> _RECORDS FOR THE TASK_

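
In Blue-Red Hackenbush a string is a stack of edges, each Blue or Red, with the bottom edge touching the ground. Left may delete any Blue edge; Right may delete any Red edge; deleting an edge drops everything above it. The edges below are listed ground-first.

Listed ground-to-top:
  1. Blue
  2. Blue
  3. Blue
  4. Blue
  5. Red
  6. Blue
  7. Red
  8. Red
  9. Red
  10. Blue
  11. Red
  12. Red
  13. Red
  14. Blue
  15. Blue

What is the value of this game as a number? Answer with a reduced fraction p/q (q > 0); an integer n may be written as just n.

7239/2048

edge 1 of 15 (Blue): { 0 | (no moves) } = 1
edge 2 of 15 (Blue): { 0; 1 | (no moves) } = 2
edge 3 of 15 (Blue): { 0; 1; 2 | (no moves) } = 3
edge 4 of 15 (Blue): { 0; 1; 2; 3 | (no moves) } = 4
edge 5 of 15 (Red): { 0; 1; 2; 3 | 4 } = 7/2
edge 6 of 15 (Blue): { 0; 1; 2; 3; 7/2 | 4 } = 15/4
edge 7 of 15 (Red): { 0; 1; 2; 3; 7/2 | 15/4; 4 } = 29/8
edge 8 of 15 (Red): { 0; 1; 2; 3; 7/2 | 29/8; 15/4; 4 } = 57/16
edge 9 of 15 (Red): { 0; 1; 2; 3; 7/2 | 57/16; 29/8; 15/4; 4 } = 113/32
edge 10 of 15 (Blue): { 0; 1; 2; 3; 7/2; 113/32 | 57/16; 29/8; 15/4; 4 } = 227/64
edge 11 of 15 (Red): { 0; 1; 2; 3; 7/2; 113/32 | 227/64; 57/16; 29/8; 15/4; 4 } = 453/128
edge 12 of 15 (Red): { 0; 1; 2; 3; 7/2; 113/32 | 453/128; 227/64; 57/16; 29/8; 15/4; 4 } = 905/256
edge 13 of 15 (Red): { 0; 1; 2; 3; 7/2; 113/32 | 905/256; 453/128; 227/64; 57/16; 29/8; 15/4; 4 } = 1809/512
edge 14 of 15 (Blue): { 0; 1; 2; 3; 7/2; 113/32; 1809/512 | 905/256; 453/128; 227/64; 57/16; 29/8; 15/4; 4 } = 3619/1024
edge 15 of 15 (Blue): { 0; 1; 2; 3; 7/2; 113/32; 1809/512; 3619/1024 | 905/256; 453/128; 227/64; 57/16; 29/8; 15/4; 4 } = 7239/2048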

> _WHAT TO WORK ON_
Every entry needs to be written out again, exactly as given.

> _COMPLETED EXERCISE_
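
In Blue-Red Hackenbush a string is a stack of edges, each Blue or Red, with the bottom edge touching the ground. Left may delete any Blue edge; Right may delete any Red edge; deleting an edge drops everything above it. The edges below are listed ground-first.

Listed ground-to-top:
  1. Blue
  2. Blue
  3. Blue
  4. Blue
  5. Red
  6. Blue
  7. Red
  8. Red
  9. Red
  10. Blue
  11. Red
  12. Red
  13. Red
  14. Blue
  15. Blue

What is the value of this game as a number? Answer with a reduced fraction p/q (q > 0); an integer n may be written as just n.

7239/2048

edge 1 of 15 (Blue): { 0 | (no moves) } = 1
edge 2 of 15 (Blue): { 0; 1 | (no moves) } = 2
edge 3 of 15 (Blue): { 0; 1; 2 | (no moves) } = 3
edge 4 of 15 (Blue): { 0; 1; 2; 3 | (no moves) } = 4
edge 5 of 15 (Red): { 0; 1; 2; 3 | 4 } = 7/2
edge 6 of 15 (Blue): { 0; 1; 2; 3; 7/2 | 4 } = 15/4
edge 7 of 15 (Red): { 0; 1; 2; 3; 7/2 | 15/4; 4 } = 29/8
edge 8 of 15 (Red): { 0; 1; 2; 3; 7/2 | 29/8; 15/4; 4 } = 57/16
edge 9 of 15 (Red): { 0; 1; 2; 3; 7/2 | 57/16; 29/8; 15/4; 4 } = 113/32
edge 10 of 15 (Blue): { 0; 1; 2; 3; 7/2; 113/32 | 57/16; 29/8; 15/4; 4 } = 227/64
edge 11 of 15 (Red): { 0; 1; 2; 3; 7/2; 113/32 | 227/64; 57/16; 29/8; 15/4; 4 } = 453/128
edge 12 of 15 (Red): { 0; 1; 2; 3; 7/2; 113/32 | 453/128; 227/64; 57/16; 29/8; 15/4; 4 } = 905/256
edge 13 of 15 (Red): { 0; 1; 2; 3; 7/2; 113/32 | 905/256; 453/128; 227/64; 57/16; 29/8; 15/4; 4 } = 1809/512
edge 14 of 15 (Blue): { 0; 1; 2; 3; 7/2; 113/32; 1809/512 | 905/256; 453/128; 227/64; 57/16; 29/8; 15/4; 4 } = 3619/1024
edge 15 of 15 (Blue): { 0; 1; 2; 3; 7/2; 113/32; 1809/512; 3619/1024 | 905/256; 453/128; 227/64; 57/16; 29/8; 15/4; 4 } = 7239/2048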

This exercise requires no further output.